▶ **EXERCISE INSTRUCTIONS**: Go through the data below and work out how many lines contain "variables"; the answer is the number alone.
........
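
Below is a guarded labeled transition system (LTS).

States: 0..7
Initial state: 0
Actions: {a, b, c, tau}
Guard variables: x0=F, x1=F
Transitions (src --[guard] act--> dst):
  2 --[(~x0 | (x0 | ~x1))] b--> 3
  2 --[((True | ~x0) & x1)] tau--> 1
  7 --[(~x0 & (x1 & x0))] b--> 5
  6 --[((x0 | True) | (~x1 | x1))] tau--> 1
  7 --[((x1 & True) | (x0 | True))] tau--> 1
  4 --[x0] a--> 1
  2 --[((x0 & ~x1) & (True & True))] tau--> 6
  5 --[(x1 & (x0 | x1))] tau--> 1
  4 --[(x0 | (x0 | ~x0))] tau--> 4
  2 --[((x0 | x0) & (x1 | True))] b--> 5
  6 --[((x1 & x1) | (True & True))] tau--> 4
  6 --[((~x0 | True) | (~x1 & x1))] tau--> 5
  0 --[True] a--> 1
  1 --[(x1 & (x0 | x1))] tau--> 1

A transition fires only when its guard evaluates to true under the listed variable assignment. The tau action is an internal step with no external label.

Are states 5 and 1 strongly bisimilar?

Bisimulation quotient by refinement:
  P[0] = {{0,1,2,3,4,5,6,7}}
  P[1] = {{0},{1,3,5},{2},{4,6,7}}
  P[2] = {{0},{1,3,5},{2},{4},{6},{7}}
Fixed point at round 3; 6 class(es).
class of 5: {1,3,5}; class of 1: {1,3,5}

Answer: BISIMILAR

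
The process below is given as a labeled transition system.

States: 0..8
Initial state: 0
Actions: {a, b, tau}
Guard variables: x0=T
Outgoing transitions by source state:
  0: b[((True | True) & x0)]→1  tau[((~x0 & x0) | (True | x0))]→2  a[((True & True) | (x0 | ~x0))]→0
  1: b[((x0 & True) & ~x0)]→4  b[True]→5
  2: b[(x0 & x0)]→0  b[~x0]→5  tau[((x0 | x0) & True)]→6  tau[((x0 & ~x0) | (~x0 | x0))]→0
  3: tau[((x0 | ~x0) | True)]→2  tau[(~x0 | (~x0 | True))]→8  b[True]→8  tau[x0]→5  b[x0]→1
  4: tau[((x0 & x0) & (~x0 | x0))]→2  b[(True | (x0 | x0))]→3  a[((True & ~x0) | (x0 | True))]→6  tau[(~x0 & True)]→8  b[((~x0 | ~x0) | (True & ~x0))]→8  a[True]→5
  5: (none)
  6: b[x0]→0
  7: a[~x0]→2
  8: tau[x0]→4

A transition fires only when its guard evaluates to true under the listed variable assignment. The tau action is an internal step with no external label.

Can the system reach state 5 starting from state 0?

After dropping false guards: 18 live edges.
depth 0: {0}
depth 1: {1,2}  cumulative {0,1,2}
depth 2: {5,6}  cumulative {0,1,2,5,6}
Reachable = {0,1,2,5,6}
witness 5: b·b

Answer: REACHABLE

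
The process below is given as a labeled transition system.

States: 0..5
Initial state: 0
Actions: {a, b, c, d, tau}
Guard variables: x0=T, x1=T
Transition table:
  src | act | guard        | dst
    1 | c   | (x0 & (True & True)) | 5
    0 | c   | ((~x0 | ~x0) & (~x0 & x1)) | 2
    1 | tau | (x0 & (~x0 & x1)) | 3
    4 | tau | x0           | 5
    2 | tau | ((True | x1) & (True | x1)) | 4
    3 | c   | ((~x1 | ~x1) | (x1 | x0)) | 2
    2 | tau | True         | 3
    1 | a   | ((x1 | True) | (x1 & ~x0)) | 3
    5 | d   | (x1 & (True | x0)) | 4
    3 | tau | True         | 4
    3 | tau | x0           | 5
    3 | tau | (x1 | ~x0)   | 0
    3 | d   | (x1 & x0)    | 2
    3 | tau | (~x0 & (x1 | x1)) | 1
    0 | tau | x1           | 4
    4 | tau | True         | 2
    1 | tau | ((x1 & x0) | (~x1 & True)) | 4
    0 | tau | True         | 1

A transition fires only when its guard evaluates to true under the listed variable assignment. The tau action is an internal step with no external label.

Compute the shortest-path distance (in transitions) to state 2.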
........
▶ **EXPECTED OUTPUT**: 3